(Saved data entries)
•••••
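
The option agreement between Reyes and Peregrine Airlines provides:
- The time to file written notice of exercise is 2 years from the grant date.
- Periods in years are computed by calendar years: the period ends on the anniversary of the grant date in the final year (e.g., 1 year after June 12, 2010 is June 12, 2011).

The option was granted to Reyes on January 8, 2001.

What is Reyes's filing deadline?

January 8, 2003

2 years after January 8, 2001 is January 8, 2003.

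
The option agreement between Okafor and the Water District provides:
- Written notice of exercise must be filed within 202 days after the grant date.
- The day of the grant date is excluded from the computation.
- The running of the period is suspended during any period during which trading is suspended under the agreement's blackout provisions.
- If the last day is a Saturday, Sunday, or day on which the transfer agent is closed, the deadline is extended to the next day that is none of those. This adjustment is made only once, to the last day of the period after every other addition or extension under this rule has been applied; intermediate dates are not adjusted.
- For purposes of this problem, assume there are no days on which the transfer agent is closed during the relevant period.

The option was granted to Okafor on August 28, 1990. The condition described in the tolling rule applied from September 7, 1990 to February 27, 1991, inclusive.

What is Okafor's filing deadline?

202 days after August 28, 1990 is March 18, 1991.
From September 7, 1990 through February 27, 1991 inclusive is 174 days; tolling adds 174 days: March 18, 1991 + 174 days = September 8, 1991.
September 8, 1991 is Sunday. The next qualifying day is September 9, 1991.

September 9, 1991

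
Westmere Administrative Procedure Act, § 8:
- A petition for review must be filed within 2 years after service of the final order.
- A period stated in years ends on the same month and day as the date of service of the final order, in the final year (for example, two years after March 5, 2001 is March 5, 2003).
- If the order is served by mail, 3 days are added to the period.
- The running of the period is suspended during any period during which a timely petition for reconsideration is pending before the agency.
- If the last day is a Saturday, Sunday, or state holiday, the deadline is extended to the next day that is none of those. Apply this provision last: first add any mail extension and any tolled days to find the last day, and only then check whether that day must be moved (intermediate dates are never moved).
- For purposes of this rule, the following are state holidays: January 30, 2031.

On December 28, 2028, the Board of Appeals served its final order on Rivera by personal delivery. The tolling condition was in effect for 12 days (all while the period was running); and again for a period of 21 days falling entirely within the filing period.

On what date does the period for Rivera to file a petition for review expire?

2 years after December 28, 2028 is December 28, 2030.
Service was not by mail, so no mail extension applies.
Tolling adds 12 days: December 28, 2030 + 12 days = January 9, 2031.
Tolling adds 21 days: January 9, 2031 + 21 days = January 30, 2031.
January 30, 2031 is a listed holiday. The next qualifying day is January 31, 2031.

January 31, 2031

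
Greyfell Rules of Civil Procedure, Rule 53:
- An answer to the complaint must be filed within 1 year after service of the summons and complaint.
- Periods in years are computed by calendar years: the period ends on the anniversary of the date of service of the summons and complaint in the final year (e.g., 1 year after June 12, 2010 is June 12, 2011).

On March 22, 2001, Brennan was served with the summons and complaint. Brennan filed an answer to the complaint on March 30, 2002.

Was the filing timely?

1 year after March 22, 2001 is March 22, 2002.
The deadline is March 22, 2002; the filing on March 30, 2002 is after that date.

No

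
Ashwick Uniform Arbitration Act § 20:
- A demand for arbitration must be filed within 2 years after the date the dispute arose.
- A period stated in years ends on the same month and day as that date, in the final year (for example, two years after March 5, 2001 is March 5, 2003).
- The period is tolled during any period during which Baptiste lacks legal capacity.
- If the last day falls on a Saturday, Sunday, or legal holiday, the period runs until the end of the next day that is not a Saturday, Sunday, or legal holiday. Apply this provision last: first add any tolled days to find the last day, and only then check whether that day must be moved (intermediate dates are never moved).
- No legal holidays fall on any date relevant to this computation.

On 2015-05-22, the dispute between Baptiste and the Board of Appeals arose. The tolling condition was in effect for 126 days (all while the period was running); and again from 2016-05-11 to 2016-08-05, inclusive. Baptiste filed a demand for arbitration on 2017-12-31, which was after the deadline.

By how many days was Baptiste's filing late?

2 years after 2015-05-22 is May 22, 2017.
Tolling adds 126 days: May 22, 2017 + 126 days = September 25, 2017.
From May 11, 2016 through August 5, 2016 inclusive is 87 days; tolling adds 87 days: September 25, 2017 + 87 days = December 21, 2017.
December 21, 2017 is a Thursday and not a legal holiday, so no extension applies.
The deadline is December 21, 2017; from December 21, 2017 to December 31, 2017 is 10 days.

10 days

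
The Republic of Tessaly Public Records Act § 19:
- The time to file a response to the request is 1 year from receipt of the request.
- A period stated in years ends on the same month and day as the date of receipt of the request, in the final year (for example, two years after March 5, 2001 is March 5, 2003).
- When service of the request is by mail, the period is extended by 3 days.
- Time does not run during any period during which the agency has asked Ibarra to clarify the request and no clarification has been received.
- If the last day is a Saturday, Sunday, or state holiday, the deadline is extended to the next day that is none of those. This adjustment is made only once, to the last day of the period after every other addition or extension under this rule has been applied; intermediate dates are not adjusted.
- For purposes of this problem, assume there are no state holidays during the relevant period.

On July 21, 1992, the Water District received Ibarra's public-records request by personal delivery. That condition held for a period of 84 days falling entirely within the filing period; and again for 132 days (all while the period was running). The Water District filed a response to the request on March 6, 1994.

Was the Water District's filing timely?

No

1 year after July 21, 1992 is July 21, 1993.
Service was not by mail, so no mail extension applies.
Tolling adds 84 days: July 21, 1993 + 84 days = October 13, 1993.
Tolling adds 132 days: October 13, 1993 + 132 days = February 22, 1994.
February 22, 1994 is a Tuesday and not a state holiday, so no extension applies.
The deadline is February 22, 1994; the filing on March 6, 1994 is after that date.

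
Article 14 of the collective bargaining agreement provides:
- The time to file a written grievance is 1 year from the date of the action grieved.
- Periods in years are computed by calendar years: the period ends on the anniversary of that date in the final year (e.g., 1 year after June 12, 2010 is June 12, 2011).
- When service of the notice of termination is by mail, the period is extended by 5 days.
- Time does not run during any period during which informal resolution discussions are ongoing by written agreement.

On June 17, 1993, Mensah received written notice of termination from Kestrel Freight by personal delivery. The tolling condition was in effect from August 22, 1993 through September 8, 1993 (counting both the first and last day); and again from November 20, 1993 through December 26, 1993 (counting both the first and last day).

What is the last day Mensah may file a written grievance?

1 year after June 17, 1993 is June 17, 1994.
Service was not by mail, so no mail extension applies.
From August 22, 1993 through September 8, 1993 inclusive is 18 days; tolling adds 18 days: June 17, 1994 + 18 days = July 5, 1994.
From November 20, 1993 through December 26, 1993 inclusive is 37 days; tolling adds 37 days: July 5, 1994 + 37 days = August 11, 1994.

August 11, 1994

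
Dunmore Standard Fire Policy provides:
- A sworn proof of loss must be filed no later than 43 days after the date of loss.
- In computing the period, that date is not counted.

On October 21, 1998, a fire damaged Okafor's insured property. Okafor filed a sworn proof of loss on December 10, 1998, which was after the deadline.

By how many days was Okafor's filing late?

7 days

43 days after October 21, 1998 is December 3, 1998.
The deadline is December 3, 1998; from December 3, 1998 to December 10, 1998 is 7 days.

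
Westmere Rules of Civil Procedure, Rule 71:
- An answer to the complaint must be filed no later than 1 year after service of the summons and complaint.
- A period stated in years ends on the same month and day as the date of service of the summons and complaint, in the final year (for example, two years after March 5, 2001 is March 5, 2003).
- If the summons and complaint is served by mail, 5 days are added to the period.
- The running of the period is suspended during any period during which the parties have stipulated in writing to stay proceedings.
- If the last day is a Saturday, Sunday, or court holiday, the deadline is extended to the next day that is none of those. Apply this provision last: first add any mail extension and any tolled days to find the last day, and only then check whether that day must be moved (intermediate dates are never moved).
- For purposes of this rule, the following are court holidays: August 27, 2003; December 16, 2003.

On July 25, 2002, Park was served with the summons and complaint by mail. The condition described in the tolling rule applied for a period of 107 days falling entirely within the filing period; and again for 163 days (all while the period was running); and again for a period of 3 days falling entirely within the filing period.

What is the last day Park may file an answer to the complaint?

April 28, 2004

1 year after July 25, 2002 is July 25, 2003.
Service was by mail, adding 5 days: July 25, 2003 + 5 days = July 30, 2003.
Tolling adds 107 days: July 30, 2003 + 107 days = November 14, 2003.
Tolling adds 163 days: November 14, 2003 + 163 days = April 25, 2004.
Tolling adds 3 days: April 25, 2004 + 3 days = April 28, 2004.
April 28, 2004 is a Wednesday and not a court holiday, so no extension applies.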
•••••
All that is wanted is the run of lines from the start of the data through the line containing "- For purposes of this problem, assume there are no days", copied word for word.

▸ **The answer**
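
The option agreement between Reyes and Peregrine Airlines provides:
- The time to file written notice of exercise is 2 years from the grant date.
- Periods in years are computed by calendar years: the period ends on the anniversary of the grant date in the final year (e.g., 1 year after June 12, 2010 is June 12, 2011).

The option was granted to Reyes on January 8, 2001.

What is Reyes's filing deadline?

January 8, 2003

2 years after January 8, 2001 is January 8, 2003.

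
The option agreement between Okafor and the Water District provides:
- Written notice of exercise must be filed within 202 days after the grant date.
- The day of the grant date is excluded from the computation.
- The running of the period is suspended during any period during which trading is suspended under the agreement's blackout provisions.
- If the last day is a Saturday, Sunday, or day on which the transfer agent is closed, the deadline is extended to the next day that is none of those. This adjustment is made only once, to the last day of the period after every other addition or extension under this rule has been applied; intermediate dates are not adjusted.
- For purposes of this problem, assume there are no days on which the transfer agent is closed during the relevant period.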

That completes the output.